* WORK INSTRUCTIONS *
Copy the records below exactly. Include all of them.

* DATA SHOWN *
--------------------------------
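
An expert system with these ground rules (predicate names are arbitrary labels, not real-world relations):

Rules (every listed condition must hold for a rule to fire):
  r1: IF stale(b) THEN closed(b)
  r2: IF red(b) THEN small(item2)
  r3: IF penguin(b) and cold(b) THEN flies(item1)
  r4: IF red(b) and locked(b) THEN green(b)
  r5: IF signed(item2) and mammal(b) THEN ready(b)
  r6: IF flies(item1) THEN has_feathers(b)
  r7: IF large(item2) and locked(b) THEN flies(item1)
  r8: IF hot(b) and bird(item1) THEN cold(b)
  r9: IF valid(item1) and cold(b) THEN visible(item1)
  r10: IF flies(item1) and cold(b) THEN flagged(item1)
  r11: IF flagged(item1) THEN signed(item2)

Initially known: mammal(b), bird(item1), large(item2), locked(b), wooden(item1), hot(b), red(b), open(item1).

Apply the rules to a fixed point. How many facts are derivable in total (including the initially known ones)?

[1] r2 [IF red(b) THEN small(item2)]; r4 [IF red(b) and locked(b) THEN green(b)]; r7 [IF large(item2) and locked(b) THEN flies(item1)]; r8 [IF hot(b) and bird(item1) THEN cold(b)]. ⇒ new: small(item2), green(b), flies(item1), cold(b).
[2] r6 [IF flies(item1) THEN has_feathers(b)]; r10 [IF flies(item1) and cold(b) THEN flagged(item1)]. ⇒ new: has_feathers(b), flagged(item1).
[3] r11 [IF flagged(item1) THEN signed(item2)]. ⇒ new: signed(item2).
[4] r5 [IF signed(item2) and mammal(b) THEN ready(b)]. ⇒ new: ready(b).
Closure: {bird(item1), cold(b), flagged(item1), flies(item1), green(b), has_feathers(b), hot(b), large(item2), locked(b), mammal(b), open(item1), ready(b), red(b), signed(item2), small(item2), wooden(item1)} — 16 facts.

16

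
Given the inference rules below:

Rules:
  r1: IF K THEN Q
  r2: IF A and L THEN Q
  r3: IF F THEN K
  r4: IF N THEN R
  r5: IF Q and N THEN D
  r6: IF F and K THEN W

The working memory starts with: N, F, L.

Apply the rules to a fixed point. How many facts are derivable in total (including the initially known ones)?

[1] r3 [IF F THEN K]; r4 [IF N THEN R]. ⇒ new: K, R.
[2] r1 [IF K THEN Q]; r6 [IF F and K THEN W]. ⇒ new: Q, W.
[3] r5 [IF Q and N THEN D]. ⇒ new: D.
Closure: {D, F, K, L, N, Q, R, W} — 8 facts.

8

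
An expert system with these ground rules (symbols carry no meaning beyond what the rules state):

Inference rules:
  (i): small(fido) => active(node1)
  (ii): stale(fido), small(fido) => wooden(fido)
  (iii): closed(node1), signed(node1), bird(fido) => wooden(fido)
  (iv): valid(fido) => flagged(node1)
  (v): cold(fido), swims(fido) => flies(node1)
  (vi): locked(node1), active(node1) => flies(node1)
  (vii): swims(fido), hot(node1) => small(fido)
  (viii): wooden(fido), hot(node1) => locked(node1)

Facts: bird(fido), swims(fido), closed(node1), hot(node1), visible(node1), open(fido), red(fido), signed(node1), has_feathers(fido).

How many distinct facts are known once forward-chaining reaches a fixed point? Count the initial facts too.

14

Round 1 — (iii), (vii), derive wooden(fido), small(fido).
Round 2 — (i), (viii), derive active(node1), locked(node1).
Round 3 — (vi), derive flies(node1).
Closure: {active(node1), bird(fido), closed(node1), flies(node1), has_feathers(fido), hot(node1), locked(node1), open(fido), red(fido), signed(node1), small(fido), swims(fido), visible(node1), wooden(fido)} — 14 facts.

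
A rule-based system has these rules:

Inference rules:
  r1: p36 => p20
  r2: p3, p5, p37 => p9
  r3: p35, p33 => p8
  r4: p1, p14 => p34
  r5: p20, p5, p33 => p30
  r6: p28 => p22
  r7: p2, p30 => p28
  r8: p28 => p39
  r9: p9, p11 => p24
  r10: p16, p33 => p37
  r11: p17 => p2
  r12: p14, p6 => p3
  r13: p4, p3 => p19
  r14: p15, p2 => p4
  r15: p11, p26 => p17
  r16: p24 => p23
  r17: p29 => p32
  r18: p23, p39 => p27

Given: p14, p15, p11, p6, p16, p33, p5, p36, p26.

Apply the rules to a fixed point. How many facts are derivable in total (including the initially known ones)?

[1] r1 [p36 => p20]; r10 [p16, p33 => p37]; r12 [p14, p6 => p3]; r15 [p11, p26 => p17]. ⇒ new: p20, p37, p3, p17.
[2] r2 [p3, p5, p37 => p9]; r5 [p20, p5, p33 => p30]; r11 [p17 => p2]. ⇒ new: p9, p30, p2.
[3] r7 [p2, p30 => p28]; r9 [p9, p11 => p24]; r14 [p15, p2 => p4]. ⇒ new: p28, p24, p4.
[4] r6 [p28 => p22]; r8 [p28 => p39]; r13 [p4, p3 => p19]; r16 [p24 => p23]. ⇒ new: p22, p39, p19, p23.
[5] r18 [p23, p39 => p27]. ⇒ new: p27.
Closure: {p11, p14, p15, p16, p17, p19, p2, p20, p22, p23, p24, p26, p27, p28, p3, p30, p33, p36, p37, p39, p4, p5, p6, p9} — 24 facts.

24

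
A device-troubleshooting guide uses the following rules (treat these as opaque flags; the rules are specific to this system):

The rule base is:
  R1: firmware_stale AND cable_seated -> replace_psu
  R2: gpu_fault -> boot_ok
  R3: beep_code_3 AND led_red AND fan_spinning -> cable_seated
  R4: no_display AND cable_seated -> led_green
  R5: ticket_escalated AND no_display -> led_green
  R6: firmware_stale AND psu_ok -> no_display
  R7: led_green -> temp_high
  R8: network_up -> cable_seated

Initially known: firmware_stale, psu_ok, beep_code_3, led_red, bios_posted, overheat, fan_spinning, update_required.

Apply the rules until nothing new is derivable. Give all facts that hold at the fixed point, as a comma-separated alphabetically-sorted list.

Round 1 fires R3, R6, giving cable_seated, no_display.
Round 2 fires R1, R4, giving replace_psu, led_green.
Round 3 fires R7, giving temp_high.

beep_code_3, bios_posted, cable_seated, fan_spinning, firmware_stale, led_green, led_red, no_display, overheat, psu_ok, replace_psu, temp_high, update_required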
--------------------------------
* REPLY TO THE TASK *
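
An expert system with these ground rules (predicate names are arbitrary labels, not real-world relations):

Rules (every listed condition must hold for a rule to fire):
  r1: IF stale(b) THEN closed(b)
  r2: IF red(b) THEN small(item2)
  r3: IF penguin(b) and cold(b) THEN flies(item1)
  r4: IF red(b) and locked(b) THEN green(b)
  r5: IF signed(item2) and mammal(b) THEN ready(b)
  r6: IF flies(item1) THEN has_feathers(b)
  r7: IF large(item2) and locked(b) THEN flies(item1)
  r8: IF hot(b) and bird(item1) THEN cold(b)
  r9: IF valid(item1) and cold(b) THEN visible(item1)
  r10: IF flies(item1) and cold(b) THEN flagged(item1)
  r11: IF flagged(item1) THEN signed(item2)

Initially known: mammal(b), bird(item1), large(item2), locked(b), wooden(item1), hot(b), red(b), open(item1).

Apply the rules to a fixed point. How many facts are derivable in total (including the initially known ones)?

[1] r2 [IF red(b) THEN small(item2)]; r4 [IF red(b) and locked(b) THEN green(b)]; r7 [IF large(item2) and locked(b) THEN flies(item1)]; r8 [IF hot(b) and bird(item1) THEN cold(b)]. ⇒ new: small(item2), green(b), flies(item1), cold(b).
[2] r6 [IF flies(item1) THEN has_feathers(b)]; r10 [IF flies(item1) and cold(b) THEN flagged(item1)]. ⇒ new: has_feathers(b), flagged(item1).
[3] r11 [IF flagged(item1) THEN signed(item2)]. ⇒ new: signed(item2).
[4] r5 [IF signed(item2) and mammal(b) THEN ready(b)]. ⇒ new: ready(b).
Closure: {bird(item1), cold(b), flagged(item1), flies(item1), green(b), has_feathers(b), hot(b), large(item2), locked(b), mammal(b), open(item1), ready(b), red(b), signed(item2), small(item2), wooden(item1)} — 16 facts.

16

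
Given the inference rules below:

Rules:
  r1: IF K THEN Q
  r2: IF A and L THEN Q
  r3: IF F THEN K
  r4: IF N THEN R
  r5: IF Q and N THEN D
  r6: IF F and K THEN W

The working memory starts with: N, F, L.

Apply the rules to a fixed point. How many facts are derivable in total (including the initially known ones)?

[1] r3 [IF F THEN K]; r4 [IF N THEN R]. ⇒ new: K, R.
[2] r1 [IF K THEN Q]; r6 [IF F and K THEN W]. ⇒ new: Q, W.
[3] r5 [IF Q and N THEN D]. ⇒ new: D.
Closure: {D, F, K, L, N, Q, R, W} — 8 facts.

8

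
An expert system with these ground rules (symbols carry no meaning beyond what the rules state):

Inference rules:
  (i): small(fido) => active(node1)
  (ii): stale(fido), small(fido) => wooden(fido)
  (iii): closed(node1), signed(node1), bird(fido) => wooden(fido)
  (iv): valid(fido) => flagged(node1)
  (v): cold(fido), swims(fido) => flies(node1)
  (vi): locked(node1), active(node1) => flies(node1)
  (vii): swims(fido), hot(node1) => small(fido)
  (viii): wooden(fido), hot(node1) => locked(node1)

Facts: bird(fido), swims(fido), closed(node1), hot(node1), visible(node1), open(fido), red(fido), signed(node1), has_feathers(fido).

How many distinct facts are known once forward-chaining reaches a fixed point? Count the initial facts too.

14

Round 1 — (iii), (vii), derive wooden(fido), small(fido).
Round 2 — (i), (viii), derive active(node1), locked(node1).
Round 3 — (vi), derive flies(node1).
Closure: {active(node1), bird(fido), closed(node1), flies(node1), has_feathers(fido), hot(node1), locked(node1), open(fido), red(fido), signed(node1), small(fido), swims(fido), visible(node1), wooden(fido)} — 14 facts.

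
A rule-based system has these rules:

Inference rules:
  r1: p36 => p20
  r2: p3, p5, p37 => p9
  r3: p35, p33 => p8
  r4: p1, p14 => p34
  r5: p20, p5, p33 => p30
  r6: p28 => p22
  r7: p2, p30 => p28
  r8: p28 => p39
  r9: p9, p11 => p24
  r10: p16, p33 => p37
  r11: p17 => p2
  r12: p14, p6 => p3
  r13: p4, p3 => p19
  r14: p15, p2 => p4
  r15: p11, p26 => p17
  r16: p24 => p23
  r17: p29 => p32
  r18: p23, p39 => p27

Given: p14, p15, p11, p6, p16, p33, p5, p36, p26.

Apply the rules to a fixed point. How many facts are derivable in total (including the initially known ones)?

[1] r1 [p36 => p20]; r10 [p16, p33 => p37]; r12 [p14, p6 => p3]; r15 [p11, p26 => p17]. ⇒ new: p20, p37, p3, p17.
[2] r2 [p3, p5, p37 => p9]; r5 [p20, p5, p33 => p30]; r11 [p17 => p2]. ⇒ new: p9, p30, p2.
[3] r7 [p2, p30 => p28]; r9 [p9, p11 => p24]; r14 [p15, p2 => p4]. ⇒ new: p28, p24, p4.
[4] r6 [p28 => p22]; r8 [p28 => p39]; r13 [p4, p3 => p19]; r16 [p24 => p23]. ⇒ new: p22, p39, p19, p23.
[5] r18 [p23, p39 => p27]. ⇒ new: p27.
Closure: {p11, p14, p15, p16, p17, p19, p2, p20, p22, p23, p24, p26, p27, p28, p3, p30, p33, p36, p37, p39, p4, p5, p6, p9} — 24 facts.

24

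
A device-troubleshooting guide uses the following rules (treat these as opaque flags; the rules are specific to this system):

The rule base is:
  R1: firmware_stale AND cable_seated -> replace_psu
  R2: gpu_fault -> boot_ok
  R3: beep_code_3 AND led_red AND fan_spinning -> cable_seated
  R4: no_display AND cable_seated -> led_green
  R5: ticket_escalated AND no_display -> led_green
  R6: firmware_stale AND psu_ok -> no_display
  R7: led_green -> temp_high
  R8: network_up -> cable_seated

Initially known: firmware_stale, psu_ok, beep_code_3, led_red, bios_posted, overheat, fan_spinning, update_required.

Apply the rules until nothing new is derivable. Give all facts that hold at the fixed point, as a comma-separated alphabetically-sorted list.

Round 1 fires R3, R6, giving cable_seated, no_display.
Round 2 fires R1, R4, giving replace_psu, led_green.
Round 3 fires R7, giving temp_high.

beep_code_3, bios_posted, cable_seated, fan_spinning, firmware_stale, led_green, led_red, no_display, overheat, psu_ok, replace_psu, temp_high, update_required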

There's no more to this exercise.